(Collected data)
____

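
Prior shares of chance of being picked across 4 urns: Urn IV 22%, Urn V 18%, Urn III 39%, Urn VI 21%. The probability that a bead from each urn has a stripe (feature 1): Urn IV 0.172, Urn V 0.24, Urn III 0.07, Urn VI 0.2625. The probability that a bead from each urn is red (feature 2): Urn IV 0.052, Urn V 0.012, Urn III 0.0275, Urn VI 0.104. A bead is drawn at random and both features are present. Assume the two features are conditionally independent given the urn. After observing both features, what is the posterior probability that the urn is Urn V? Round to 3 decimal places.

Unnormalized posteriors (prior × likelihood):
  Urn IV: 0.22 × 0.172 × 0.052 = 0.00196768
  Urn V: 0.18 × 0.24 × 0.012 = 0.0005184
  Urn III: 0.39 × 0.07 × 0.0275 = 0.00075075
  Urn VI: 0.21 × 0.2625 × 0.104 = 0.005733
Total = 0.00896983.
P(Urn V | evidence) = 0.0005184 / 0.00896983 ≈ 0.058.

0.058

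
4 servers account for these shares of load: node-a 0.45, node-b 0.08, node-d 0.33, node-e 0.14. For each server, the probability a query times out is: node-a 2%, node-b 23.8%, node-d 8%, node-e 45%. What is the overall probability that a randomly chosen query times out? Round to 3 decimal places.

By Bayes' rule, posterior ∝ prior × likelihood:
  node-a: 0.45 × 0.02 = 0.009
  node-b: 0.08 × 0.238 = 0.01904
  node-d: 0.33 × 0.08 = 0.0264
  node-e: 0.14 × 0.45 = 0.063
P(timeout) = 0.009 + 0.01904 + 0.0264 + 0.063 = 0.11744 → 0.117.

0.117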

____

■ TASK REQUIREMENTS ■
Repeat the data. Leave nothing out and change nothing.

■ ANSWER ■
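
Prior shares of chance of being picked across 4 urns: Urn IV 22%, Urn V 18%, Urn III 39%, Urn VI 21%. The probability that a bead from each urn has a stripe (feature 1): Urn IV 0.172, Urn V 0.24, Urn III 0.07, Urn VI 0.2625. The probability that a bead from each urn is red (feature 2): Urn IV 0.052, Urn V 0.012, Urn III 0.0275, Urn VI 0.104. A bead is drawn at random and both features are present. Assume the two features are conditionally independent given the urn. After observing both features, what is the posterior probability that the urn is Urn V? Round to 3 decimal places.

Unnormalized posteriors (prior × likelihood):
  Urn IV: 0.22 × 0.172 × 0.052 = 0.00196768
  Urn V: 0.18 × 0.24 × 0.012 = 0.0005184
  Urn III: 0.39 × 0.07 × 0.0275 = 0.00075075
  Urn VI: 0.21 × 0.2625 × 0.104 = 0.005733
Total = 0.00896983.
P(Urn V | evidence) = 0.0005184 / 0.00896983 ≈ 0.058.

0.058

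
4 servers account for these shares of load: node-a 0.45, node-b 0.08, node-d 0.33, node-e 0.14. For each server, the probability a query times out is: node-a 2%, node-b 23.8%, node-d 8%, node-e 45%. What is the overall probability that a randomly chosen query times out? Round to 3 decimal places.

By Bayes' rule, posterior ∝ prior × likelihood:
  node-a: 0.45 × 0.02 = 0.009
  node-b: 0.08 × 0.238 = 0.01904
  node-d: 0.33 × 0.08 = 0.0264
  node-e: 0.14 × 0.45 = 0.063
P(timeout) = 0.009 + 0.01904 + 0.0264 + 0.063 = 0.11744 → 0.117.

0.117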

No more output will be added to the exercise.